▶ [TASK DIRECTIONS] Look for the line that contains "Two well-mixed tanks"; output that line and every line after it exactly, through the final line of the material below, and nothing else.

-- Opening Marker --

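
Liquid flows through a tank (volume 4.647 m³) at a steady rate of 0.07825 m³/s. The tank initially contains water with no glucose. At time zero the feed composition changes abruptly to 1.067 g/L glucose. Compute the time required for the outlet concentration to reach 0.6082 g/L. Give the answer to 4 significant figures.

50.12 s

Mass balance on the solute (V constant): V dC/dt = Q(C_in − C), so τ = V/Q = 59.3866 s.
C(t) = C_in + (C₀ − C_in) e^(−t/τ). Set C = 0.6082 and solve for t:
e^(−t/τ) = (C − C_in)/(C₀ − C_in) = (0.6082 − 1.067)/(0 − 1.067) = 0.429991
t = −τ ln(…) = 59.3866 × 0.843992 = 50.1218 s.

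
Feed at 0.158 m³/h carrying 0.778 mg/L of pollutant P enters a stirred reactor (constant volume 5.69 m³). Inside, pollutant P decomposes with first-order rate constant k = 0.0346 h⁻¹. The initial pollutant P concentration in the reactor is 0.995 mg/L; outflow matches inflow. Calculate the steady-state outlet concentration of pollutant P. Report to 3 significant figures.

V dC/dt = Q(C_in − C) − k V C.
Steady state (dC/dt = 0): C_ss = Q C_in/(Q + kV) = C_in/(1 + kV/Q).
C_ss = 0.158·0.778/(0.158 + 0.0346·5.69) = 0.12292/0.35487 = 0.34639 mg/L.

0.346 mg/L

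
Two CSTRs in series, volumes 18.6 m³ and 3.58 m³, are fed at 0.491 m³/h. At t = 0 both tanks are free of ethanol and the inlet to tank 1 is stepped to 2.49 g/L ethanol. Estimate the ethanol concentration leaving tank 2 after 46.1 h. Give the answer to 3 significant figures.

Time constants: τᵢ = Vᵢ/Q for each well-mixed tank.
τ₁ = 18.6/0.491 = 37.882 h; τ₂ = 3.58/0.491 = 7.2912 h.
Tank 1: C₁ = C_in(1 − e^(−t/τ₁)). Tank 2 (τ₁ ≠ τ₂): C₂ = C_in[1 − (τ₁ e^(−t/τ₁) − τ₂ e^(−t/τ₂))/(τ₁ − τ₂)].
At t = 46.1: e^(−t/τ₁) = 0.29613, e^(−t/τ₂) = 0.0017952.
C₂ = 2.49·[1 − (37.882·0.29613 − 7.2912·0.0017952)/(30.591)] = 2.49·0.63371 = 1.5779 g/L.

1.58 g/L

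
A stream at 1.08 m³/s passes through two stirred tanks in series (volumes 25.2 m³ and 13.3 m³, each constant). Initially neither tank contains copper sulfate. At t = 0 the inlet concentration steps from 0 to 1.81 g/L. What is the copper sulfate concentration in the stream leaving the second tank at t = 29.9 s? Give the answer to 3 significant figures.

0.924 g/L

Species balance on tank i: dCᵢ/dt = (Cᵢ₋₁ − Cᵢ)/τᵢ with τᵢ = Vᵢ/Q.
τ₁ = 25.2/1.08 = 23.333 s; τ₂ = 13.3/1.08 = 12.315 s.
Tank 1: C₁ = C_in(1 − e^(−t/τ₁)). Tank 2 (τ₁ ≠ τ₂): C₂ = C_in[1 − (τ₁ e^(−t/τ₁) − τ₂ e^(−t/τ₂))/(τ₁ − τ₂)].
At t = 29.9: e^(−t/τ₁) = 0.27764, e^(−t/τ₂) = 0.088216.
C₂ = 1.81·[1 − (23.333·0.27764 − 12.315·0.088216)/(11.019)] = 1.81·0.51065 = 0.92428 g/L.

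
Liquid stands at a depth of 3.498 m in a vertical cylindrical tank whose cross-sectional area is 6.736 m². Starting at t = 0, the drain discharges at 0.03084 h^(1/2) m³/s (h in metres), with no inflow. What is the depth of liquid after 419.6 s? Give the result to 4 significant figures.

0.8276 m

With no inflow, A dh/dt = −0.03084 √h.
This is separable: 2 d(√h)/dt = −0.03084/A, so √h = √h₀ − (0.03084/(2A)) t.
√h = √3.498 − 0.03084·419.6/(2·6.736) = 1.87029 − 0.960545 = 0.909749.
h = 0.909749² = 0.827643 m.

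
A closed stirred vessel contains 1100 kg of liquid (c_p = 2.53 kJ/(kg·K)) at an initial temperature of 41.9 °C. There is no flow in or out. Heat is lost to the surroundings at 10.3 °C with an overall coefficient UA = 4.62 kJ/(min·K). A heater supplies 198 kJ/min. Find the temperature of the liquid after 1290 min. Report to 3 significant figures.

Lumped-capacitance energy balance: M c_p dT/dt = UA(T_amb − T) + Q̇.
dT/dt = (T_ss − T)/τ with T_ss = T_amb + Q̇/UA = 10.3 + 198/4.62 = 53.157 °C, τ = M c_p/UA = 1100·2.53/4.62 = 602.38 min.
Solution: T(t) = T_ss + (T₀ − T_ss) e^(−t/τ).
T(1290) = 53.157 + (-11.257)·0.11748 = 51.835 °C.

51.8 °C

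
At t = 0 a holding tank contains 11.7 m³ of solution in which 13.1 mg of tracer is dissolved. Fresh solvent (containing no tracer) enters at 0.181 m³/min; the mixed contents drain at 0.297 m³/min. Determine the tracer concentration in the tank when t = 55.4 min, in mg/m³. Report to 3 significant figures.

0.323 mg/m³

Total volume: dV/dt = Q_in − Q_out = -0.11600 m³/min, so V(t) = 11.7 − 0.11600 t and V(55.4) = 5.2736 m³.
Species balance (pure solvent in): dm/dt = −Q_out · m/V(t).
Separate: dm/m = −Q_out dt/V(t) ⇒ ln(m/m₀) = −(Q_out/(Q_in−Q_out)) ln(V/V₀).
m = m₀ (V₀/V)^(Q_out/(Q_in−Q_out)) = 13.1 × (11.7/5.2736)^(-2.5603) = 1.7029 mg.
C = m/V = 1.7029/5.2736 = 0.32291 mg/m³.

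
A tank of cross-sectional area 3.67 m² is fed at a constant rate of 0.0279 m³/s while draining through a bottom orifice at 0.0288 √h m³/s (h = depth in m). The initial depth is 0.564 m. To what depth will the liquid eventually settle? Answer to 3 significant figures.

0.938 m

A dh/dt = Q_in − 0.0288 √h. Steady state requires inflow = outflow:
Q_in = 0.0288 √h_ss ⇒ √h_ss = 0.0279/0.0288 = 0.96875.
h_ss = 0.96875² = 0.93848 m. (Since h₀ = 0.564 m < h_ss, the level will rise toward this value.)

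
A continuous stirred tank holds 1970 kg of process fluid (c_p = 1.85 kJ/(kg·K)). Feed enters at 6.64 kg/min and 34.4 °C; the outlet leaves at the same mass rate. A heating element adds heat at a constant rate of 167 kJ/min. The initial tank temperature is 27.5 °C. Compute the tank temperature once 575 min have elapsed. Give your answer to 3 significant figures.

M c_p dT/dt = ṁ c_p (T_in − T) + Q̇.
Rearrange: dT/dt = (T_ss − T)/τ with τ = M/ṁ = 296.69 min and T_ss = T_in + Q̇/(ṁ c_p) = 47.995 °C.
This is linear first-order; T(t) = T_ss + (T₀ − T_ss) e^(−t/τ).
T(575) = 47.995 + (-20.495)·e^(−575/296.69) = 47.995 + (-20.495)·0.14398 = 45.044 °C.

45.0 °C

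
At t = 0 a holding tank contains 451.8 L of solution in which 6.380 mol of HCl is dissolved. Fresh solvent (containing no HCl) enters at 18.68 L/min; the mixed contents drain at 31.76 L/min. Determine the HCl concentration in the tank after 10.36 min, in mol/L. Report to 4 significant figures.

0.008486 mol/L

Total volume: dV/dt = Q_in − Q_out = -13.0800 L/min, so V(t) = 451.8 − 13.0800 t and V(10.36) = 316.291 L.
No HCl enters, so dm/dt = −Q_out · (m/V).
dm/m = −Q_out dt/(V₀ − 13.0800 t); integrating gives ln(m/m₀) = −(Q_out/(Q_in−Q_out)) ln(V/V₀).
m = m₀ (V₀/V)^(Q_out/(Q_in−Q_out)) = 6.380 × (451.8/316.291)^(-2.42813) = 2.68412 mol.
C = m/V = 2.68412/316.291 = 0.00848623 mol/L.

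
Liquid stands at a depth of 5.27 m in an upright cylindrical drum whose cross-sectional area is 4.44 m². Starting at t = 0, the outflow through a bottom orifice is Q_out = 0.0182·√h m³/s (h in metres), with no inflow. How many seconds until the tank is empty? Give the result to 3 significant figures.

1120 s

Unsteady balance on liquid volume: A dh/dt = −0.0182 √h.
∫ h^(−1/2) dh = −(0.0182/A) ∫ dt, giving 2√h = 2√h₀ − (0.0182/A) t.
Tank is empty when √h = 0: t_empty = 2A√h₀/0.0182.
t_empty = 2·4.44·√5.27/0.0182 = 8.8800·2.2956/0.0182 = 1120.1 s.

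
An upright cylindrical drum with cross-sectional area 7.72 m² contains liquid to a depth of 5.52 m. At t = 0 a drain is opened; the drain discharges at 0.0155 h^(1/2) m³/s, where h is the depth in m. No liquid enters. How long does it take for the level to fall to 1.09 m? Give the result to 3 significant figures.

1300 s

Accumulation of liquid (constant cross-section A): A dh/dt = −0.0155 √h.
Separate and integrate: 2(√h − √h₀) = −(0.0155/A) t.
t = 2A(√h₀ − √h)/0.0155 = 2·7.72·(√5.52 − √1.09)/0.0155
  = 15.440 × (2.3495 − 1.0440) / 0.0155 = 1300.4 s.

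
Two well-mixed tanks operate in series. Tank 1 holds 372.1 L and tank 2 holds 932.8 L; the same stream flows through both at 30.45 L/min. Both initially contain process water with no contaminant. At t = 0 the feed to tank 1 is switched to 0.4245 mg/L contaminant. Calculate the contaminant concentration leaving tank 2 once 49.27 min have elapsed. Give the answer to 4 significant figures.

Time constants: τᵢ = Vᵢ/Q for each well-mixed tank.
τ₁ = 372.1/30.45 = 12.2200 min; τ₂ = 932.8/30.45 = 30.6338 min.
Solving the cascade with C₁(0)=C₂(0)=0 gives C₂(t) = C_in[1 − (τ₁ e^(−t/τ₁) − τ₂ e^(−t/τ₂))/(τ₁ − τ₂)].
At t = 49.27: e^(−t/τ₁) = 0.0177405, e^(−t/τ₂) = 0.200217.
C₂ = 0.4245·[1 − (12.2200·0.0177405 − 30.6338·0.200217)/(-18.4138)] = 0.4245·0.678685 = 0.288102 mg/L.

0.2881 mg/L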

-- Closing Marker --

▶ [ANSWER BELOW]
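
Two well-mixed tanks operate in series. Tank 1 holds 372.1 L and tank 2 holds 932.8 L; the same stream flows through both at 30.45 L/min. Both initially contain process water with no contaminant. At t = 0 the feed to tank 1 is switched to 0.4245 mg/L contaminant. Calculate the contaminant concentration leaving tank 2 once 49.27 min have elapsed. Give the answer to 4 significant figures.

Time constants: τᵢ = Vᵢ/Q for each well-mixed tank.
τ₁ = 372.1/30.45 = 12.2200 min; τ₂ = 932.8/30.45 = 30.6338 min.
Solving the cascade with C₁(0)=C₂(0)=0 gives C₂(t) = C_in[1 − (τ₁ e^(−t/τ₁) − τ₂ e^(−t/τ₂))/(τ₁ − τ₂)].
At t = 49.27: e^(−t/τ₁) = 0.0177405, e^(−t/τ₂) = 0.200217.
C₂ = 0.4245·[1 − (12.2200·0.0177405 − 30.6338·0.200217)/(-18.4138)] = 0.4245·0.678685 = 0.288102 mg/L.

0.2881 mg/L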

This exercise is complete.